Start of Data under study
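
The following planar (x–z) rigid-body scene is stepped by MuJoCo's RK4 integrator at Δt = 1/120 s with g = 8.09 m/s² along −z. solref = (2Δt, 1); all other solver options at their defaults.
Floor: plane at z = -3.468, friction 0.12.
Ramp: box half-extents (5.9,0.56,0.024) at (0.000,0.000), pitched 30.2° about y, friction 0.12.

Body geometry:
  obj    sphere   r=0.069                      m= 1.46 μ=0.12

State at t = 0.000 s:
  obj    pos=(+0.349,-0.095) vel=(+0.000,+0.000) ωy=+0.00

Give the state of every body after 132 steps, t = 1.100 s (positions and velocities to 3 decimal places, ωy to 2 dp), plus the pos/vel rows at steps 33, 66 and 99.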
End of Data under study
**Exercise directions:** Please reproduce, exactly as written, the lines of the records from the first line through the one containing "Ramp: box half-extents".

**Solution to this exercise:**
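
The following planar (x–z) rigid-body scene is stepped by MuJoCo's RK4 integrator at Δt = 1/120 s with g = 8.09 m/s² along −z. solref = (2Δt, 1); all other solver options at their defaults.
Floor: plane at z = -3.468, friction 0.12.
Ramp: box half-extents (5.9,0.56,0.024) at (0.000,0.000), pitched 30.2° about y, friction 0.12.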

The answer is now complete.